• **Stored data entries**

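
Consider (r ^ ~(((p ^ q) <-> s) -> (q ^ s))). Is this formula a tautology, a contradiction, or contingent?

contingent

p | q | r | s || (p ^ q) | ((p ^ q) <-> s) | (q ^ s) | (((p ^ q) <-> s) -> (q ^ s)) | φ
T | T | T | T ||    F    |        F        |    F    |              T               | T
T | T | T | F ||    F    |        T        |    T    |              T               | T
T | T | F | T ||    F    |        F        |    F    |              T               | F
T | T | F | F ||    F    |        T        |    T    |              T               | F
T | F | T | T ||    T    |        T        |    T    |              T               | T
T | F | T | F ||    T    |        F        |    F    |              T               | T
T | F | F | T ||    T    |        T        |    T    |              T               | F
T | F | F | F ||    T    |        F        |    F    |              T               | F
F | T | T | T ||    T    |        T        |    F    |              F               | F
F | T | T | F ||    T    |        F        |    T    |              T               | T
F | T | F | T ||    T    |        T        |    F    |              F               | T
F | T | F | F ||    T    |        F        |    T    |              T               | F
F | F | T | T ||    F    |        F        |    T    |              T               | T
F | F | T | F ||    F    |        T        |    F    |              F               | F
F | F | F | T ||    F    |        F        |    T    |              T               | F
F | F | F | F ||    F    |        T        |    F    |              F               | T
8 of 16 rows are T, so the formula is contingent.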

• **To do**
Where a line of the entries above holds the word "formula", return that line.

• **Solution to this task**
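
Consider (r ^ ~(((p ^ q) <-> s) -> (q ^ s))). Is this formula a tautology, a contradiction, or contingent?
8 of 16 rows are T, so the formula is contingent.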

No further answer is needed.